• **What you have to do**:
Each line below with the string "piles" should be copied.

=== Section Start ===

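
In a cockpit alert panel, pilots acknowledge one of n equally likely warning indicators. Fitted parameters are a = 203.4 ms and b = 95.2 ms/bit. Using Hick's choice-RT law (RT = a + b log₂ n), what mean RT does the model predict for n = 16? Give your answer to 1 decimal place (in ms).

584.2 ms

log₂(16) = 4 bits, so RT = 203.4 + 95.2 × 4 ≈ 584.200 ms.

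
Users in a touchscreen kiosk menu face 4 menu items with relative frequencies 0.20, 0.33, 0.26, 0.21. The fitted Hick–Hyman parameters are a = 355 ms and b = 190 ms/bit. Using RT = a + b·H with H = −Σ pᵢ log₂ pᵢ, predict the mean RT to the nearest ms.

H = 0.20·log₂(1/0.20) + 0.33·log₂(1/0.33) + 0.26·log₂(1/0.26) + 0.21·log₂(1/0.21) = 1.9703 bits.
RT = 355 + 190 × 1.9703 = 729.36 ms.

729 ms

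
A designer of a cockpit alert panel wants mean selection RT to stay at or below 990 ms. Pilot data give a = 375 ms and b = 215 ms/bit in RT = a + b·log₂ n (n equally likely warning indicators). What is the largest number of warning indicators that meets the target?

Set 375 + 215·log₂ n ≤ 990 → log₂ n ≤ (990 − 375)/215 = 2.8605.
So n ≤ 2^2.8605 = 7.262; the largest integer n is 7.

7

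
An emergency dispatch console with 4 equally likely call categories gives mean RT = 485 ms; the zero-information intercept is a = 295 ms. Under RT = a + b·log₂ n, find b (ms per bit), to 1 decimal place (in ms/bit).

95.0 ms/bit

4 alternatives carry log₂ 4 = 2 bits; the choice cost is 485 − 295 = 190 ms, so b = 190/2 = 95.000 ms/bit.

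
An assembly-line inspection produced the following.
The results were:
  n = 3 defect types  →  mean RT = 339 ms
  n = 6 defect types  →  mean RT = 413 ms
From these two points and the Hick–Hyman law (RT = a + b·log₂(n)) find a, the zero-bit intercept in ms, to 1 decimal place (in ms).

221.7 ms

b = (RT₂ − RT₁)/(log₂ n₂ − log₂ n₁) = (413 − 339)/(2.5850 − 1.5850) = 74.000 ms/bit.
Intercept: a = 339 − 74.000·log₂(3) = 221.713 ms.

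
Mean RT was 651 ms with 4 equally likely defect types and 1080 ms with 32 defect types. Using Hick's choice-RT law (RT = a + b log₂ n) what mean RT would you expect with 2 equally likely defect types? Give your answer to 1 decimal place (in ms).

508.0 ms

Fit slope and intercept:
  b = (1080 − 651) / (log₂ 32 − log₂ 4) = 429 / (5 − 2) = 143.000 ms/bit
  a = 651 − 143.000 × 2 = 365.000 ms
Then RT(2) = 365.000 + 143.000 × log₂ 2 = 365.000 + 143.000 × 1 ≈ 508.000 ms.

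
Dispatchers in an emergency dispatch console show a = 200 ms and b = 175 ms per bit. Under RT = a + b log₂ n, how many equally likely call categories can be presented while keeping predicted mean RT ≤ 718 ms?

7

175·log₂ n ≤ 718 − 200 = 518, giving log₂ n ≤ 2.9600 and n ≤ 7.781. The largest whole number is 7.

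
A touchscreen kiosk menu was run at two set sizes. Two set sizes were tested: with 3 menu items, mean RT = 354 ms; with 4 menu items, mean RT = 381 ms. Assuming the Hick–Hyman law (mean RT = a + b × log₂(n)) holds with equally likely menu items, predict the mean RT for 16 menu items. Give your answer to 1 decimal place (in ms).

511.1 ms

RT is linear in log₂ n, so two points fix the line:
  b = (381 − 354) / (log₂ 4 − log₂ 3) = 27 / (2 − 1.5850) = 65.054 ms/bit
  a = 354 − 65.054 × 1.5850 = 250.891 ms
Then RT(16) = 250.891 + 65.054 × log₂ 16 = 250.891 + 65.054 × 4 ≈ 511.109 ms.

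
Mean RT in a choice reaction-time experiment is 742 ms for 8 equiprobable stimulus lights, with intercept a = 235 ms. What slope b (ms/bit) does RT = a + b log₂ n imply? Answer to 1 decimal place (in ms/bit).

169.0 ms/bit

b = (742 − 235) / log₂(8) = 507 / 3 = 169.000 ms/bit.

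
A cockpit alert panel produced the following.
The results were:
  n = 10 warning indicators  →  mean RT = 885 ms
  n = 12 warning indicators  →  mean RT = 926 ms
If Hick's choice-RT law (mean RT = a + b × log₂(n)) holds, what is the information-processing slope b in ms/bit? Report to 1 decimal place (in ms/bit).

Slope: b = (926 − 885) / (log₂ 12 − log₂ 10) = 41/0.2630 = 155.873 ms/bit.

155.9 ms/bit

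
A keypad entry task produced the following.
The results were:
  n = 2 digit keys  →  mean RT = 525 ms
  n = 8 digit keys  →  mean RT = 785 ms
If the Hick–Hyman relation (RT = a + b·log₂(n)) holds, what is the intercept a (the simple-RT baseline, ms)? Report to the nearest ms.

The slope on a log₂ axis is (785 − 525) / (3 − 1) = 130 ms/bit.
Intercept: a = 525 − 130·log₂(2) = 395.000 ms.

395 ms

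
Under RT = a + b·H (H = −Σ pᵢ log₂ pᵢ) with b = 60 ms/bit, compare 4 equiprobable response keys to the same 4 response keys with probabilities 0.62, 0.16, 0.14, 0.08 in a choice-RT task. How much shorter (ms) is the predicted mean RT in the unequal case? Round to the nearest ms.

The RT saving is b·ΔH. Equiprobable H₀ = log₂(4) = 2.0000 bits; with the given probabilities H = 1.5392 bits.
b·(H₀ − H) = 60 × (2.0000 − 1.5392) = 27.65 ms.

28 ms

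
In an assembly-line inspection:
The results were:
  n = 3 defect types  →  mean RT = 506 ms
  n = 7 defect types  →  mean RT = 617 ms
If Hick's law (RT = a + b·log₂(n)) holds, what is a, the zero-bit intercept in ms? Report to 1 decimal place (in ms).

b = (RT₂ − RT₁)/(log₂ n₂ − log₂ n₁) = (617 − 506)/(2.8074 − 1.5850) = 90.806 ms/bit.
a = RT₁ − b·log₂ n₁ = 506 − 90.806 × 1.5850 = 362.077 ms.

362.1 ms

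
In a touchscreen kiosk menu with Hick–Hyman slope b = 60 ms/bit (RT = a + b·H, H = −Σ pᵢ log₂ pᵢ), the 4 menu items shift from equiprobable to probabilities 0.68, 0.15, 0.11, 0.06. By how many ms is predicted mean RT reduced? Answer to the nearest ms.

The RT saving is b·ΔH. Equiprobable H₀ = log₂(4) = 2.0000 bits; with the given probabilities H = 1.3827 bits.
b·(H₀ − H) = 60 × (2.0000 − 1.3827) = 37.04 ms.

37 ms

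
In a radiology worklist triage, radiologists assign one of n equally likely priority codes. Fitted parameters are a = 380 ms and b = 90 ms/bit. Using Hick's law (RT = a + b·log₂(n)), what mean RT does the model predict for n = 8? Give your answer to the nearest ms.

log₂(8) = 3 bits, so RT = 380 + 90 × 3 ≈ 650.000 ms.

650 ms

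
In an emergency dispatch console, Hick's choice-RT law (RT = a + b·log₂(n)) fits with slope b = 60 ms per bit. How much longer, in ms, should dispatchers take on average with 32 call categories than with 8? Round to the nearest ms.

120 ms

Only the slope matters, since a is common to both: ΔRT = b·log₂(n₂/n₁).
log₂(32) − log₂(8) = log₂(32/8) = log₂(4) = 2.
ΔRT = 60 × 2.0000 = 120.000 ms.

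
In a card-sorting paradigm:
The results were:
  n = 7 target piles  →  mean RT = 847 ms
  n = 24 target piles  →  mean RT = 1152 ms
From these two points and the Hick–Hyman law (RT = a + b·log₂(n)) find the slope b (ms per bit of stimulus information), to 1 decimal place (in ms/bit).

171.6 ms/bit

The slope on a log₂ axis is (1152 − 847) / (4.5850 − 2.8074) = 171.579 ms/bit.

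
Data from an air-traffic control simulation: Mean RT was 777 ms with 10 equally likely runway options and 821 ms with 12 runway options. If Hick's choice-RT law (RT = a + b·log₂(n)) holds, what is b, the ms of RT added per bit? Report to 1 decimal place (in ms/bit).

Slope: b = (821 − 777) / (log₂ 12 − log₂ 10) = 44/0.2630 = 167.278 ms/bit.

167.3 ms/bit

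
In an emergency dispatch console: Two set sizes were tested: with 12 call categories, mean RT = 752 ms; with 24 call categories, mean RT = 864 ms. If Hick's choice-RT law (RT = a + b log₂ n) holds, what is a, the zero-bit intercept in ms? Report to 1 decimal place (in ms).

350.5 ms

Slope: b = (864 − 752) / (log₂ 24 − log₂ 12) = 112/1.0000 = 112.000 ms/bit.
Intercept: a = 752 − 112.000·log₂(12) = 350.484 ms.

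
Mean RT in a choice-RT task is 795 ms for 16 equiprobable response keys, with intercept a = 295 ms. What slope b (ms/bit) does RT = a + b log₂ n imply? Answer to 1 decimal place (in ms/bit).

log₂(16) = 4 bits.
b = (RT − a)/log₂ n = (795 − 295) / 4 = 125.000 ms/bit.

125.0 ms/bit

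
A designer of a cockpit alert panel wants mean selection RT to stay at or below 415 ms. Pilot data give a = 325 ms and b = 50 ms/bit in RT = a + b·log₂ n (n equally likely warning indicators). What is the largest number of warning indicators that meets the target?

Information budget: (415 − 325)/50 = 1.8000 bits, so n ≤ 2^1.8000 = 3.482 → at most 3.

3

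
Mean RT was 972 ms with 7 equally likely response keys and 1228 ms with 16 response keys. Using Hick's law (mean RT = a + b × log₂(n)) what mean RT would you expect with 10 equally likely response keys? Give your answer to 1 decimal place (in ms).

1082.5 ms

With log₂ n on the abscissa the relation is linear; from the two conditions:
  b = (1228 − 972) / (log₂ 16 − log₂ 7) = 256 / (4 − 2.8074) = 214.649 ms/bit
  a = 972 − 214.649 × 2.8074 = 369.404 ms
Then RT(10) = 369.404 + 214.649 × log₂ 10 = 369.404 + 214.649 × 3.3219 ≈ 1082.453 ms.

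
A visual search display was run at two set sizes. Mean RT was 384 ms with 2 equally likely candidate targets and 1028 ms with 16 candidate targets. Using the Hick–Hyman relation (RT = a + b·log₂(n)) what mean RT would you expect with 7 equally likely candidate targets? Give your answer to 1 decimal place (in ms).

772.0 ms

Solve the two-equation system in a and b:
  b = (1028 − 384) / (log₂ 16 − log₂ 2) = 644 / (4 − 1) = 214.667 ms/bit
  a = 384 − 214.667 × 1 = 169.333 ms
Then RT(7) = 169.333 + 214.667 × log₂ 7 = 169.333 + 214.667 × 2.8074 ≈ 771.979 ms.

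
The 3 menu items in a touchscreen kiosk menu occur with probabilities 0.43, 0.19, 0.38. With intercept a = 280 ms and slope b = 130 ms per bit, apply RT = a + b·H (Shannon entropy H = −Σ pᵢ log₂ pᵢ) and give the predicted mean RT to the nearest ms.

Entropy contributions −pᵢ log₂ pᵢ: 0.5236, 0.4552, 0.5305; sum H = 1.5092 bits.
RT = a + bH = 280 + 130·1.5092 = 476.20 ms.

476 ms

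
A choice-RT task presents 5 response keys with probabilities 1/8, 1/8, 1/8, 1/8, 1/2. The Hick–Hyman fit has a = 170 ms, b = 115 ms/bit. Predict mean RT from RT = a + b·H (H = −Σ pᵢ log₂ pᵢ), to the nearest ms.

H = −Σ pᵢ log₂ pᵢ = 0.125·3 + 0.125·3 + 0.125·3 + 0.125·3 + 0.5·1 = 2.000 bits.
RT = 170 + 115 × 2.000 = 400.00 ms.

400 ms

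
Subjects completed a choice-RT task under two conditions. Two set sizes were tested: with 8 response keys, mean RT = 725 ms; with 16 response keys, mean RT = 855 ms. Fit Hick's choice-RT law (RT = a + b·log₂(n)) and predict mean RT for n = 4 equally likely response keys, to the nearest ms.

RT is linear in log₂ n, so two points fix the line:
  b = (855 − 725) / (log₂ 16 − log₂ 8) = 130 / (4 − 3) = 130 ms/bit
  a = 725 − 130 × 3 = 335 ms
Then RT(4) = 335 + 130 × log₂ 4 = 335 + 130 × 2 ≈ 595.000 ms.

595 ms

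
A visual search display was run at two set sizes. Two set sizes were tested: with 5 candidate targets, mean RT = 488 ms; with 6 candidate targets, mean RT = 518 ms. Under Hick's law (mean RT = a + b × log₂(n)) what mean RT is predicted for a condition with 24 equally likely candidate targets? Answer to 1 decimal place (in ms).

With log₂ n on the abscissa the relation is linear; from the two conditions:
  b = (518 − 488) / (log₂ 6 − log₂ 5) = 30 / (2.5850 − 2.3219) = 114.054 ms/bit
  a = 488 − 114.054 × 2.3219 = 223.176 ms
Then RT(24) = 223.176 + 114.054 × log₂ 24 = 223.176 + 114.054 × 4.5850 ≈ 746.107 ms.

746.1 ms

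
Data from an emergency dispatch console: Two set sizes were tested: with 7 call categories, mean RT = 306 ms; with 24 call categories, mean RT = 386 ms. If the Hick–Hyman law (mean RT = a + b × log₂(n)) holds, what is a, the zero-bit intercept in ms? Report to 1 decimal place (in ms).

179.7 ms

The slope on a log₂ axis is (386 − 306) / (4.5850 − 2.8074) = 45.004 ms/bit.
a = RT₁ − b·log₂ n₁ = 306 − 45.004 × 2.8074 = 179.657 ms.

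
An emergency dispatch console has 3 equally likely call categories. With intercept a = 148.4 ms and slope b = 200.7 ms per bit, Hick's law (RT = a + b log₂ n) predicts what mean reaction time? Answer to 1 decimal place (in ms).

466.5 ms

log₂(3) = 1.5850 bits, so RT = 148.4 + 200.7 × 1.5850 ≈ 466.502 ms.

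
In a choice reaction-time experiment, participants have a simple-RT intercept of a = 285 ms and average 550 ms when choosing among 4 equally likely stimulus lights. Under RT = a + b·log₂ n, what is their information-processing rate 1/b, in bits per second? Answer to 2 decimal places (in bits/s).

b = (550 − 285)/log₂ 4 = 265/2 = 132.500 ms per bit = 0.13250 s/bit; the reciprocal is 7.547 bits/s.

7.55 bits/s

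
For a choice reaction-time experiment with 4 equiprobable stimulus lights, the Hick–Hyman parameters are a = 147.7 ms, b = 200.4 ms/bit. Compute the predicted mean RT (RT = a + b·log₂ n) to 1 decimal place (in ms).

548.5 ms

log₂(4) = 2 bits, so RT = 147.7 + 200.4 × 2 ≈ 548.500 ms.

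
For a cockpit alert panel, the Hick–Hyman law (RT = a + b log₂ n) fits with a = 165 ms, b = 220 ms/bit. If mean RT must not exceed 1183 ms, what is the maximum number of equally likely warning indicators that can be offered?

24

220·log₂ n ≤ 1183 − 165 = 1018, giving log₂ n ≤ 4.6273 and n ≤ 24.714. The largest whole number is 24.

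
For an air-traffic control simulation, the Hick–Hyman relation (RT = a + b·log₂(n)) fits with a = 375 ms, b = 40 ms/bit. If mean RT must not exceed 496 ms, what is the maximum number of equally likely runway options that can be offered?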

=== Section End ===

• **Answer**:
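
  n = 7 target piles  →  mean RT = 847 ms
  n = 24 target piles  →  mean RT = 1152 ms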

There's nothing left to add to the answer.